WORK ITEM: Please give the records below back in full, exactly as shown.

SOURCE MATERIAL:
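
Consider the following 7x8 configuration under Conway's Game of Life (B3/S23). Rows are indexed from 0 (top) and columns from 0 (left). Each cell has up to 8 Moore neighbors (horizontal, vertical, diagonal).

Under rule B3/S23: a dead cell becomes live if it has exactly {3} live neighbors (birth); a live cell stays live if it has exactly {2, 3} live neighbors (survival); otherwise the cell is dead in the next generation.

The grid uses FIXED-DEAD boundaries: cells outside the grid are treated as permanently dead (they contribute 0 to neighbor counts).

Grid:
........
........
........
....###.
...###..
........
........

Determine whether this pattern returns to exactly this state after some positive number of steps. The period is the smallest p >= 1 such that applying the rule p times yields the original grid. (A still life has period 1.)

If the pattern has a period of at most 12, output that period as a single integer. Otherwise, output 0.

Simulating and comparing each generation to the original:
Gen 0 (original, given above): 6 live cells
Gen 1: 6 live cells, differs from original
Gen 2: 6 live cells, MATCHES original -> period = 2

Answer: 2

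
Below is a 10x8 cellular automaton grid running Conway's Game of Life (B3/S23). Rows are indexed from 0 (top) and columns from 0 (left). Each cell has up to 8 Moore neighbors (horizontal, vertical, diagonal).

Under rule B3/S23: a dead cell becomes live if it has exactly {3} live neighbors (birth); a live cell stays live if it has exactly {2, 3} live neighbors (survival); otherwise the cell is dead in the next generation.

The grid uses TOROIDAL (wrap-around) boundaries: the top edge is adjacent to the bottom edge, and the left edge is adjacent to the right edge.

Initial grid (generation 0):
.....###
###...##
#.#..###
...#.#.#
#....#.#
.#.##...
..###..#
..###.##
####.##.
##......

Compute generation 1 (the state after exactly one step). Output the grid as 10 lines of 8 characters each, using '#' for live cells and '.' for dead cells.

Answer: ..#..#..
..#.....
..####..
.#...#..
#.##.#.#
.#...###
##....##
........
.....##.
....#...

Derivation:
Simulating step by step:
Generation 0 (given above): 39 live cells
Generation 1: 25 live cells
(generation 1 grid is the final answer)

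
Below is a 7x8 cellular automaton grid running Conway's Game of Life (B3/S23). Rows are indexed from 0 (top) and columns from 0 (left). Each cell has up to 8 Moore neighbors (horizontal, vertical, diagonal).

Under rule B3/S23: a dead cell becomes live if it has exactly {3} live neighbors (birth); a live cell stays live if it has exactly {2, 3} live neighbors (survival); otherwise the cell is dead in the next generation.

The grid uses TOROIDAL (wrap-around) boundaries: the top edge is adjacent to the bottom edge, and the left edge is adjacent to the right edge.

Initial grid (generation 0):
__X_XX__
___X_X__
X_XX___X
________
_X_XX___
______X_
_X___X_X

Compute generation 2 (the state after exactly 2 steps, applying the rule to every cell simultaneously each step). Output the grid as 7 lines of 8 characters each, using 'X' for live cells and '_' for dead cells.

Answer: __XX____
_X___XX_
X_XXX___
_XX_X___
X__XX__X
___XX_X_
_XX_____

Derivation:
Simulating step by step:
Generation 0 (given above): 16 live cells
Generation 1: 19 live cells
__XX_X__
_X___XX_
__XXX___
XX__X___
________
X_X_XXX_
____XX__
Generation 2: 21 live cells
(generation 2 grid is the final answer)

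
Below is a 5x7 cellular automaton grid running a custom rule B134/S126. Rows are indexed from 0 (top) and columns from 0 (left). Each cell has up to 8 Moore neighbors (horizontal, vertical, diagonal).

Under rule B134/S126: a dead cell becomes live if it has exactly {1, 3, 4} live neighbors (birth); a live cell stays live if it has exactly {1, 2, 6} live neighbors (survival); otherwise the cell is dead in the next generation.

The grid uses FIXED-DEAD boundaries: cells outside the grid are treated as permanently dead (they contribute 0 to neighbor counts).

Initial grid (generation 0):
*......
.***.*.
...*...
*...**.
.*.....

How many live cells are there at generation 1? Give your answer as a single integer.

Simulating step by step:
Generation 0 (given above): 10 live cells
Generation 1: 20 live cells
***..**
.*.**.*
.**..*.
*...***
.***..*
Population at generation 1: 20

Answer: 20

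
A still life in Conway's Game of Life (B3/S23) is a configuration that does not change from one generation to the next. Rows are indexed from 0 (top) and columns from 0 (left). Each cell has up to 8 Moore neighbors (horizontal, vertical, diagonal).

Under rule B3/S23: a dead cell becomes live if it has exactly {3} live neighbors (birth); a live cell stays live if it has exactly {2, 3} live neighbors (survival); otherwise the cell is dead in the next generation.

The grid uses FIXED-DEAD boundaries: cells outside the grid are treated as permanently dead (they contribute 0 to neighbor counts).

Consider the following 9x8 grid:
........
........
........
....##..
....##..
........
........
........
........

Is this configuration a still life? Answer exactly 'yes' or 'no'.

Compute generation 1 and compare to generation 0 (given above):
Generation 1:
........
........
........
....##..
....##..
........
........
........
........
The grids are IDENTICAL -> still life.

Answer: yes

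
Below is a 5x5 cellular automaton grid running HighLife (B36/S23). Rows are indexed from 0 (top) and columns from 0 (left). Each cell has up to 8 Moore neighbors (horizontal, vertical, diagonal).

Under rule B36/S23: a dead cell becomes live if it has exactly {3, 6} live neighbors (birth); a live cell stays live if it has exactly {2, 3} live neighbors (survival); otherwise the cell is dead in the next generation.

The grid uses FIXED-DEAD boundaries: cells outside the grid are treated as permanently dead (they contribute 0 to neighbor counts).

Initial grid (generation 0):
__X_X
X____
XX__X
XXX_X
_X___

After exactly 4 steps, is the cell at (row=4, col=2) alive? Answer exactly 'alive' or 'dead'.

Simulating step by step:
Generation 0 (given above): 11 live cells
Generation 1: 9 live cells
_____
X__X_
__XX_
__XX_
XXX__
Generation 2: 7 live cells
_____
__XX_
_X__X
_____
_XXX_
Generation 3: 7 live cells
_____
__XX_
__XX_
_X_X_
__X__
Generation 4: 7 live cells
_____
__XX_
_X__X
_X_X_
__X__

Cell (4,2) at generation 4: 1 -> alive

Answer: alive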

ANSWER FOR THIS EXERCISE:
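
Consider the following 7x8 configuration under Conway's Game of Life (B3/S23). Rows are indexed from 0 (top) and columns from 0 (left). Each cell has up to 8 Moore neighbors (horizontal, vertical, diagonal).

Under rule B3/S23: a dead cell becomes live if it has exactly {3} live neighbors (birth); a live cell stays live if it has exactly {2, 3} live neighbors (survival); otherwise the cell is dead in the next generation.

The grid uses FIXED-DEAD boundaries: cells outside the grid are treated as permanently dead (they contribute 0 to neighbor counts).

Grid:
........
........
........
....###.
...###..
........
........

Determine whether this pattern returns to exactly this state after some positive number of steps. The period is the smallest p >= 1 such that applying the rule p times yields the original grid. (A still life has period 1.)

If the pattern has a period of at most 12, output that period as a single integer. Otherwise, output 0.

Simulating and comparing each generation to the original:
Gen 0 (original, given above): 6 live cells
Gen 1: 6 live cells, differs from original
Gen 2: 6 live cells, MATCHES original -> period = 2

Answer: 2

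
Below is a 10x8 cellular automaton grid running Conway's Game of Life (B3/S23). Rows are indexed from 0 (top) and columns from 0 (left). Each cell has up to 8 Moore neighbors (horizontal, vertical, diagonal).

Under rule B3/S23: a dead cell becomes live if it has exactly {3} live neighbors (birth); a live cell stays live if it has exactly {2, 3} live neighbors (survival); otherwise the cell is dead in the next generation.

The grid uses TOROIDAL (wrap-around) boundaries: the top edge is adjacent to the bottom edge, and the left edge is adjacent to the right edge.

Initial grid (generation 0):
.....###
###...##
#.#..###
...#.#.#
#....#.#
.#.##...
..###..#
..###.##
####.##.
##......

Compute generation 1 (the state after exactly one step). Output the grid as 10 lines of 8 characters each, using '#' for live cells and '.' for dead cells.

Answer: ..#..#..
..#.....
..####..
.#...#..
#.##.#.#
.#...###
##....##
........
.....##.
....#...

Derivation:
Simulating step by step:
Generation 0 (given above): 39 live cells
Generation 1: 25 live cells
(generation 1 grid is the final answer)

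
Below is a 7x8 cellular automaton grid running Conway's Game of Life (B3/S23). Rows are indexed from 0 (top) and columns from 0 (left). Each cell has up to 8 Moore neighbors (horizontal, vertical, diagonal).

Under rule B3/S23: a dead cell becomes live if it has exactly {3} live neighbors (birth); a live cell stays live if it has exactly {2, 3} live neighbors (survival); otherwise the cell is dead in the next generation.

The grid uses TOROIDAL (wrap-around) boundaries: the top edge is adjacent to the bottom edge, and the left edge is adjacent to the right edge.

Initial grid (generation 0):
__X_XX__
___X_X__
X_XX___X
________
_X_XX___
______X_
_X___X_X

Compute generation 2 (the state after exactly 2 steps, applying the rule to every cell simultaneously each step). Output the grid as 7 lines of 8 characters each, using 'X' for live cells and '_' for dead cells.

Answer: __XX____
_X___XX_
X_XXX___
_XX_X___
X__XX__X
___XX_X_
_XX_____

Derivation:
Simulating step by step:
Generation 0 (given above): 16 live cells
Generation 1: 19 live cells
__XX_X__
_X___XX_
__XXX___
XX__X___
________
X_X_XXX_
____XX__
Generation 2: 21 live cells
(generation 2 grid is the final answer)

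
Below is a 5x7 cellular automaton grid running a custom rule B134/S126. Rows are indexed from 0 (top) and columns from 0 (left). Each cell has up to 8 Moore neighbors (horizontal, vertical, diagonal).

Under rule B134/S126: a dead cell becomes live if it has exactly {1, 3, 4} live neighbors (birth); a live cell stays live if it has exactly {1, 2, 6} live neighbors (survival); otherwise the cell is dead in the next generation.

The grid uses FIXED-DEAD boundaries: cells outside the grid are treated as permanently dead (they contribute 0 to neighbor counts).

Initial grid (generation 0):
*......
.***.*.
...*...
*...**.
.*.....

How many live cells are there at generation 1? Give your answer as a single integer.

Simulating step by step:
Generation 0 (given above): 10 live cells
Generation 1: 20 live cells
***..**
.*.**.*
.**..*.
*...***
.***..*
Population at generation 1: 20

Answer: 20

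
A still life in Conway's Game of Life (B3/S23) is a configuration that does not change from one generation to the next. Rows are indexed from 0 (top) and columns from 0 (left). Each cell has up to 8 Moore neighbors (horizontal, vertical, diagonal).

Under rule B3/S23: a dead cell becomes live if it has exactly {3} live neighbors (birth); a live cell stays live if it has exactly {2, 3} live neighbors (survival); otherwise the cell is dead in the next generation.

The grid uses FIXED-DEAD boundaries: cells outside the grid are treated as permanently dead (they contribute 0 to neighbor counts).

Consider the following 9x8 grid:
........
........
........
....##..
....##..
........
........
........
........

Is this configuration a still life? Answer exactly 'yes' or 'no'.

Compute generation 1 and compare to generation 0 (given above):
Generation 1:
........
........
........
....##..
....##..
........
........
........
........
The grids are IDENTICAL -> still life.

Answer: yes

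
Below is a 5x5 cellular automaton grid running HighLife (B36/S23). Rows are indexed from 0 (top) and columns from 0 (left). Each cell has up to 8 Moore neighbors (horizontal, vertical, diagonal).

Under rule B36/S23: a dead cell becomes live if it has exactly {3, 6} live neighbors (birth); a live cell stays live if it has exactly {2, 3} live neighbors (survival); otherwise the cell is dead in the next generation.

The grid uses FIXED-DEAD boundaries: cells outside the grid are treated as permanently dead (they contribute 0 to neighbor counts).

Initial grid (generation 0):
__X_X
X____
XX__X
XXX_X
_X___

After exactly 4 steps, is the cell at (row=4, col=2) alive? Answer exactly 'alive' or 'dead'.

Simulating step by step:
Generation 0 (given above): 11 live cells
Generation 1: 9 live cells
_____
X__X_
__XX_
__XX_
XXX__
Generation 2: 7 live cells
_____
__XX_
_X__X
_____
_XXX_
Generation 3: 7 live cells
_____
__XX_
__XX_
_X_X_
__X__
Generation 4: 7 live cells
_____
__XX_
_X__X
_X_X_
__X__

Cell (4,2) at generation 4: 1 -> alive

Answer: alive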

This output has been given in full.